[Saved entries]
------------------------------------

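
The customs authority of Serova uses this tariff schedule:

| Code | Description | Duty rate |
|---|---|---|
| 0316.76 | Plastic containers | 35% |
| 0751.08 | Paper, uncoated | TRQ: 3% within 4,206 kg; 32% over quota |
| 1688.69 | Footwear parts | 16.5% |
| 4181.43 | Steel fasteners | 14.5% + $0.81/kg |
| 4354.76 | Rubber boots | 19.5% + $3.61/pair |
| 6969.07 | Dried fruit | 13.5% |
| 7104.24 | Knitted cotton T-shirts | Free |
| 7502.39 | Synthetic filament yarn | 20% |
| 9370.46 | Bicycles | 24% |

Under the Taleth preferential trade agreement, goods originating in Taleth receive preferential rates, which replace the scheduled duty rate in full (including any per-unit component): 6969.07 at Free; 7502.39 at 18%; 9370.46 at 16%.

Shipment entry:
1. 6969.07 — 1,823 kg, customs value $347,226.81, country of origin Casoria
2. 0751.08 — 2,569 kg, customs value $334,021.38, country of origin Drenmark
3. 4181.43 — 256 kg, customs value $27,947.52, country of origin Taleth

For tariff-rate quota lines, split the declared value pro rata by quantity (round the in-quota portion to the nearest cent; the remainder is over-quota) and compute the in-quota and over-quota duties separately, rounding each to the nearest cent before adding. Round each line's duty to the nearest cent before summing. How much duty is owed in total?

$61,156.01

Line 1 (6969.07, Casoria, 1,823 kg, $347,226.81):
Base rate for 6969.07 is 13.5%.
6969.07 has an FTA preferential rate, but origin Casoria is not Taleth; base rate stands.
Duty = $347,226.81 × 13.5% = $46,875.62.
Line 2 (0751.08, Drenmark, 2,569 kg, $334,021.38):
Code 0751.08 is under a tariff-rate quota (threshold 4,206 kg). Quantity 2,569 kg is within the quota, so the in-quota rate 3% applies to the full value.
Duty = $334,021.38 × 3% = $10,020.64.
Line 3 (4181.43, Taleth, 256 kg, $27,947.52):
Base rate for 4181.43 is 14.5% + $0.81/kg.
Origin Taleth is the FTA partner but 4181.43 is not on the preference list; base rate stands.
Duty = $27,947.52 × 14.5% + 256 × $0.81 = $4,259.75.
Total = $46,875.62 + $10,020.64 + $4,259.75 = $61,156.01.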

------------------------------------

- **DIRECTIONS**: All of the data above should be reproduced word for word.

- **RESPONSE**:
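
The customs authority of Serova uses this tariff schedule:

| Code | Description | Duty rate |
|---|---|---|
| 0316.76 | Plastic containers | 35% |
| 0751.08 | Paper, uncoated | TRQ: 3% within 4,206 kg; 32% over quota |
| 1688.69 | Footwear parts | 16.5% |
| 4181.43 | Steel fasteners | 14.5% + $0.81/kg |
| 4354.76 | Rubber boots | 19.5% + $3.61/pair |
| 6969.07 | Dried fruit | 13.5% |
| 7104.24 | Knitted cotton T-shirts | Free |
| 7502.39 | Synthetic filament yarn | 20% |
| 9370.46 | Bicycles | 24% |

Under the Taleth preferential trade agreement, goods originating in Taleth receive preferential rates, which replace the scheduled duty rate in full (including any per-unit component): 6969.07 at Free; 7502.39 at 18%; 9370.46 at 16%.

Shipment entry:
1. 6969.07 — 1,823 kg, customs value $347,226.81, country of origin Casoria
2. 0751.08 — 2,569 kg, customs value $334,021.38, country of origin Drenmark
3. 4181.43 — 256 kg, customs value $27,947.52, country of origin Taleth

For tariff-rate quota lines, split the declared value pro rata by quantity (round the in-quota portion to the nearest cent; the remainder is over-quota) and compute the in-quota and over-quota duties separately, rounding each to the nearest cent before adding. Round each line's duty to the nearest cent before summing. How much duty is owed in total?

$61,156.01

Line 1 (6969.07, Casoria, 1,823 kg, $347,226.81):
Base rate for 6969.07 is 13.5%.
6969.07 has an FTA preferential rate, but origin Casoria is not Taleth; base rate stands.
Duty = $347,226.81 × 13.5% = $46,875.62.
Line 2 (0751.08, Drenmark, 2,569 kg, $334,021.38):
Code 0751.08 is under a tariff-rate quota (threshold 4,206 kg). Quantity 2,569 kg is within the quota, so the in-quota rate 3% applies to the full value.
Duty = $334,021.38 × 3% = $10,020.64.
Line 3 (4181.43, Taleth, 256 kg, $27,947.52):
Base rate for 4181.43 is 14.5% + $0.81/kg.
Origin Taleth is the FTA partner but 4181.43 is not on the preference list; base rate stands.
Duty = $27,947.52 × 14.5% + 256 × $0.81 = $4,259.75.
Total = $46,875.62 + $10,020.64 + $4,259.75 = $61,156.01.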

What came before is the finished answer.